**TASK REQUIREMENTS**
Repeat the records. Match each character exactly.

[Saved entries]

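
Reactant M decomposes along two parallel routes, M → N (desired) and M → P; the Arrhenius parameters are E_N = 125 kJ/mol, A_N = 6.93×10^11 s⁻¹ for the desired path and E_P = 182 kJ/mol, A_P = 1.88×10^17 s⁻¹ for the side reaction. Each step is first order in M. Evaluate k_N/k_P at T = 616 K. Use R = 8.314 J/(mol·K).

0.251

Since both paths have the same order in M, the concentration cancels and S_{N/P} = k_N/k_P = (A_N/A_P)·exp[(E_P−E_N)/(RT)].
(E_P−E_N)/(RT) = (182−125)×10³/(8.314×616) = 57000/5121 = 11.13.
k_N/k_P = (6.93×10^11/1.88×10^17)·exp(11.13) = 3.686×10^-6 × 68167 = 0.251.
Since E_N < E_P, lowering the temperature improves selectivity toward N.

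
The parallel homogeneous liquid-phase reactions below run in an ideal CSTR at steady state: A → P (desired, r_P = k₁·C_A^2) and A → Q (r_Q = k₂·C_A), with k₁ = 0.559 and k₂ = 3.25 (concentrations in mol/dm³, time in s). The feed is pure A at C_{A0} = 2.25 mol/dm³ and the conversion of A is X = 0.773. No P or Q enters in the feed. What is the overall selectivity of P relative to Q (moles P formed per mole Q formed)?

Exit C_A = C_{A0}(1−X) = 2.25×0.227 = 0.5107 mol/dm³.
Rates in a CSTR are evaluated at the outlet concentration: r_P = 0.559×0.5107^2 = 0.1458, r_Q = 3.25×0.5107 = 1.660.
Overall selectivity = C_P/C_Q = r_Pτ/(r_Qτ) = r_P/r_Q = 0.0878.

0.0878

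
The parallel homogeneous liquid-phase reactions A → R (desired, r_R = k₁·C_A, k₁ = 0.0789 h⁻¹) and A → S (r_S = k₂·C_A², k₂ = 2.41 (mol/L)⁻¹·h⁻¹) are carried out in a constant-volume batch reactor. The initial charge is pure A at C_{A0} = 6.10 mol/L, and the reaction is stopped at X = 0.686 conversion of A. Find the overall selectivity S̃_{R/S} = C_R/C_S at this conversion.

C_A = C_{A0}(1−X) = 1.915 mol/L.
Along a PFR/batch, dC_R/dC_A = −r_R/(r_R+r_S) = −k₁/(k₁+k₂·C_A).
Integrating from C_{A0} to C_A: C_R = (0.0789/2.41)·ln[(0.0789+2.41·6.10)/(0.0789+2.41·1.92)] = 0.03274·ln(14.78/4.695) = 0.03754 mol/L.
C_S = (C_{A0}−C_A)−C_R = 4.147 mol/L; S̃_{R/S} = 0.03754/4.147 = 0.00905.

0.00905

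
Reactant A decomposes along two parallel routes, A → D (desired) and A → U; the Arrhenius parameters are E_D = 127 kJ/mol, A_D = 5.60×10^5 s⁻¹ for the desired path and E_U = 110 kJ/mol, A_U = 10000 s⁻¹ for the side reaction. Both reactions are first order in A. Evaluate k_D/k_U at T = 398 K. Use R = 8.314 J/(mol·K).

0.329

With equal orders, S_{D/U} = k_D/k_U = (A_D/A_U)·exp[(E_U−E_D)/(RT)].
(E_U−E_D)/(RT) = (110−127)×10³/(8.314×398) = -17000/3309 = -5.138.
k_D/k_U = (5.60×10^5/10000)·exp(-5.138) = 56.00 × 0.005872 = 0.329.
Since E_D > E_U, raising the temperature improves selectivity toward D.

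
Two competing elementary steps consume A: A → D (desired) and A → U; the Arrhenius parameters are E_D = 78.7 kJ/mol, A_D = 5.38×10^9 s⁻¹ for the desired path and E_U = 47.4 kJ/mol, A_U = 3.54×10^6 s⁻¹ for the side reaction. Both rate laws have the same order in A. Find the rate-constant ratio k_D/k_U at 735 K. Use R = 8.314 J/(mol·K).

9.06

Since both paths have the same order in A, the concentration cancels and S_{D/U} = k_D/k_U = (A_D/A_U)·exp[(E_U−E_D)/(RT)].
(E_U−E_D)/(RT) = (47.4−78.7)×10³/(8.314×735) = -31300/6111 = -5.122.
k_D/k_U = (5.38×10^9/3.54×10^6)·exp(-5.122) = 1520 × 0.005964 = 9.06.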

**WRITTEN REPLY**
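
Reactant M decomposes along two parallel routes, M → N (desired) and M → P; the Arrhenius parameters are E_N = 125 kJ/mol, A_N = 6.93×10^11 s⁻¹ for the desired path and E_P = 182 kJ/mol, A_P = 1.88×10^17 s⁻¹ for the side reaction. Each step is first order in M. Evaluate k_N/k_P at T = 616 K. Use R = 8.314 J/(mol·K).

0.251

Since both paths have the same order in M, the concentration cancels and S_{N/P} = k_N/k_P = (A_N/A_P)·exp[(E_P−E_N)/(RT)].
(E_P−E_N)/(RT) = (182−125)×10³/(8.314×616) = 57000/5121 = 11.13.
k_N/k_P = (6.93×10^11/1.88×10^17)·exp(11.13) = 3.686×10^-6 × 68167 = 0.251.
Since E_N < E_P, lowering the temperature improves selectivity toward N.

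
The parallel homogeneous liquid-phase reactions below run in an ideal CSTR at steady state: A → P (desired, r_P = k₁·C_A^2) and A → Q (r_Q = k₂·C_A), with k₁ = 0.559 and k₂ = 3.25 (concentrations in mol/dm³, time in s). The feed is pure A at C_{A0} = 2.25 mol/dm³ and the conversion of A is X = 0.773. No P or Q enters in the feed. What is the overall selectivity of P relative to Q (moles P formed per mole Q formed)?

Exit C_A = C_{A0}(1−X) = 2.25×0.227 = 0.5107 mol/dm³.
Rates in a CSTR are evaluated at the outlet concentration: r_P = 0.559×0.5107^2 = 0.1458, r_Q = 3.25×0.5107 = 1.660.
Overall selectivity = C_P/C_Q = r_Pτ/(r_Qτ) = r_P/r_Q = 0.0878.

0.0878

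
The parallel homogeneous liquid-phase reactions A → R (desired, r_R = k₁·C_A, k₁ = 0.0789 h⁻¹) and A → S (r_S = k₂·C_A², k₂ = 2.41 (mol/L)⁻¹·h⁻¹) are carried out in a constant-volume batch reactor. The initial charge is pure A at C_{A0} = 6.10 mol/L, and the reaction is stopped at X = 0.686 conversion of A. Find the overall selectivity S̃_{R/S} = C_R/C_S at this conversion.

C_A = C_{A0}(1−X) = 1.915 mol/L.
Along a PFR/batch, dC_R/dC_A = −r_R/(r_R+r_S) = −k₁/(k₁+k₂·C_A).
Integrating from C_{A0} to C_A: C_R = (0.0789/2.41)·ln[(0.0789+2.41·6.10)/(0.0789+2.41·1.92)] = 0.03274·ln(14.78/4.695) = 0.03754 mol/L.
C_S = (C_{A0}−C_A)−C_R = 4.147 mol/L; S̃_{R/S} = 0.03754/4.147 = 0.00905.

0.00905

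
Reactant A decomposes along two parallel routes, A → D (desired) and A → U; the Arrhenius parameters are E_D = 127 kJ/mol, A_D = 5.60×10^5 s⁻¹ for the desired path and E_U = 110 kJ/mol, A_U = 10000 s⁻¹ for the side reaction. Both reactions are first order in A. Evaluate k_D/k_U at T = 398 K. Use R = 8.314 J/(mol·K).

0.329

With equal orders, S_{D/U} = k_D/k_U = (A_D/A_U)·exp[(E_U−E_D)/(RT)].
(E_U−E_D)/(RT) = (110−127)×10³/(8.314×398) = -17000/3309 = -5.138.
k_D/k_U = (5.60×10^5/10000)·exp(-5.138) = 56.00 × 0.005872 = 0.329.
Since E_D > E_U, raising the temperature improves selectivity toward D.

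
Two competing elementary steps consume A: A → D (desired) and A → U; the Arrhenius parameters are E_D = 78.7 kJ/mol, A_D = 5.38×10^9 s⁻¹ for the desired path and E_U = 47.4 kJ/mol, A_U = 3.54×10^6 s⁻¹ for the side reaction. Both rate laws have the same order in A. Find the rate-constant ratio k_D/k_U at 735 K. Use R = 8.314 J/(mol·K).

9.06

Since both paths have the same order in A, the concentration cancels and S_{D/U} = k_D/k_U = (A_D/A_U)·exp[(E_U−E_D)/(RT)].
(E_U−E_D)/(RT) = (47.4−78.7)×10³/(8.314×735) = -31300/6111 = -5.122.
k_D/k_U = (5.38×10^9/3.54×10^6)·exp(-5.122) = 1520 × 0.005964 = 9.06.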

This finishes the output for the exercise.